[Dataset content — start]

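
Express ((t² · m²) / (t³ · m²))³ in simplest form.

t^(-3)

Inside the bracket: (t^-1)
Raise to the power 3: (t^-3)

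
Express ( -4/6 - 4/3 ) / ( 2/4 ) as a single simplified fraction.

-4

Numerator: -4/6 - 4/3 = -2
Denominator: 2/4 = 1/2
Divide: (-2) · (2) = -4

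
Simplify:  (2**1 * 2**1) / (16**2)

2**1 = 2**1; 2**1 = 2**1; 16**2 = 2**8
Combine exponents: 2**(-6)

2**(-6)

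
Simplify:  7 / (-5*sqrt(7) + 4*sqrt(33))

(35*sqrt(7) + 28*sqrt(33))/353

Multiply numerator and denominator by 5*sqrt(7) + 4*sqrt(33).
Denominator becomes 353; numerator becomes 35*sqrt(7) + 28*sqrt(33).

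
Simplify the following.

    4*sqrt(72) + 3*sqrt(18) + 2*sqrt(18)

4*sqrt(72) = 24*sqrt(2); 3*sqrt(18) = 9*sqrt(2); 2*sqrt(18) = 6*sqrt(2)
Combine: (24 + 9 + 6)·sqrt(2) = 39*sqrt(2)

39*sqrt(2)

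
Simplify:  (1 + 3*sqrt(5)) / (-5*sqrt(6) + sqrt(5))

(-15*sqrt(30) - 15 - 5*sqrt(6) - sqrt(5))/145

Multiply numerator and denominator by sqrt(5) + 5*sqrt(6).
Denominator becomes -145; numerator becomes sqrt(5) + 5*sqrt(6) + 15 + 15*sqrt(30).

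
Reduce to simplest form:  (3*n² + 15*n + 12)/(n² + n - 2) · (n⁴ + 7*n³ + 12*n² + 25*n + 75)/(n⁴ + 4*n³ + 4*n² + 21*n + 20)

(3*n² + 24*n + 45)/(n² + n - 2)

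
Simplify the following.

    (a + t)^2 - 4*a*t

(a - t)^2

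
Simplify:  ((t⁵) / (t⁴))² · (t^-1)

Inside the bracket: t¹
Raise to the power 2: t²
Multiply by (t^-1): add exponents.

t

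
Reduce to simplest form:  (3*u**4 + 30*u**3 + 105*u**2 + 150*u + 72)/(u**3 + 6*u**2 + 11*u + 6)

Factor: 3*u**4 + 30*u**3 + 105*u**2 + 150*u + 72 = 3*(u + 1)*(u + 4)*(u + 3)*(u + 2);  u**3 + 6*u**2 + 11*u + 6 = (u + 1)*(u + 2)*(u + 3)
Cancel the common factors (u + 2), (u + 1), (u + 3).

3*u + 12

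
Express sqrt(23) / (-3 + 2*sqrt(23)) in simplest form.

Multiply numerator and denominator by -2*sqrt(23) - 3.
Denominator becomes -83; numerator becomes -46 - 3*sqrt(23).

(3*sqrt(23) + 46)/83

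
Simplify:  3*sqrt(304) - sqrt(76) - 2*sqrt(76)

6*sqrt(19)

3*sqrt(304) = 12*sqrt(19); sqrt(76) = 2*sqrt(19); 2*sqrt(76) = 4*sqrt(19)
Combine: (12 - 2 - 4)·sqrt(19) = 6*sqrt(19)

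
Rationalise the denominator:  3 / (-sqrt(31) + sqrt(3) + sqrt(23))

(15*sqrt(31) + 33*sqrt(23) + 153*sqrt(3) + 6*sqrt(2139))/251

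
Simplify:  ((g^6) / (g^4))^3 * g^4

g^10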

[Dataset content — finish]

** Requirement **
Would you return all of the data exactly as given?

** Solution to this task **
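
Express ((t² · m²) / (t³ · m²))³ in simplest form.

t^(-3)

Inside the bracket: (t^-1)
Raise to the power 3: (t^-3)

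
Express ( -4/6 - 4/3 ) / ( 2/4 ) as a single simplified fraction.

-4

Numerator: -4/6 - 4/3 = -2
Denominator: 2/4 = 1/2
Divide: (-2) · (2) = -4

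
Simplify:  (2**1 * 2**1) / (16**2)

2**1 = 2**1; 2**1 = 2**1; 16**2 = 2**8
Combine exponents: 2**(-6)

2**(-6)

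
Simplify:  7 / (-5*sqrt(7) + 4*sqrt(33))

(35*sqrt(7) + 28*sqrt(33))/353

Multiply numerator and denominator by 5*sqrt(7) + 4*sqrt(33).
Denominator becomes 353; numerator becomes 35*sqrt(7) + 28*sqrt(33).

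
Simplify the following.

    4*sqrt(72) + 3*sqrt(18) + 2*sqrt(18)

4*sqrt(72) = 24*sqrt(2); 3*sqrt(18) = 9*sqrt(2); 2*sqrt(18) = 6*sqrt(2)
Combine: (24 + 9 + 6)·sqrt(2) = 39*sqrt(2)

39*sqrt(2)

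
Simplify:  (1 + 3*sqrt(5)) / (-5*sqrt(6) + sqrt(5))

(-15*sqrt(30) - 15 - 5*sqrt(6) - sqrt(5))/145

Multiply numerator and denominator by sqrt(5) + 5*sqrt(6).
Denominator becomes -145; numerator becomes sqrt(5) + 5*sqrt(6) + 15 + 15*sqrt(30).

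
Reduce to simplest form:  (3*n² + 15*n + 12)/(n² + n - 2) · (n⁴ + 7*n³ + 12*n² + 25*n + 75)/(n⁴ + 4*n³ + 4*n² + 21*n + 20)

(3*n² + 24*n + 45)/(n² + n - 2)

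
Simplify the following.

    (a + t)^2 - 4*a*t

(a - t)^2

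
Simplify:  ((t⁵) / (t⁴))² · (t^-1)

Inside the bracket: t¹
Raise to the power 2: t²
Multiply by (t^-1): add exponents.

t

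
Reduce to simplest form:  (3*u**4 + 30*u**3 + 105*u**2 + 150*u + 72)/(u**3 + 6*u**2 + 11*u + 6)

Factor: 3*u**4 + 30*u**3 + 105*u**2 + 150*u + 72 = 3*(u + 1)*(u + 4)*(u + 3)*(u + 2);  u**3 + 6*u**2 + 11*u + 6 = (u + 1)*(u + 2)*(u + 3)
Cancel the common factors (u + 2), (u + 1), (u + 3).

3*u + 12

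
Express sqrt(23) / (-3 + 2*sqrt(23)) in simplest form.

Multiply numerator and denominator by -2*sqrt(23) - 3.
Denominator becomes -83; numerator becomes -46 - 3*sqrt(23).

(3*sqrt(23) + 46)/83

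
Simplify:  3*sqrt(304) - sqrt(76) - 2*sqrt(76)

6*sqrt(19)

3*sqrt(304) = 12*sqrt(19); sqrt(76) = 2*sqrt(19); 2*sqrt(76) = 4*sqrt(19)
Combine: (12 - 2 - 4)·sqrt(19) = 6*sqrt(19)

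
Rationalise the denominator:  3 / (-sqrt(31) + sqrt(3) + sqrt(23))

(15*sqrt(31) + 33*sqrt(23) + 153*sqrt(3) + 6*sqrt(2139))/251

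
Simplify:  ((g^6) / (g^4))^3 * g^4

g^10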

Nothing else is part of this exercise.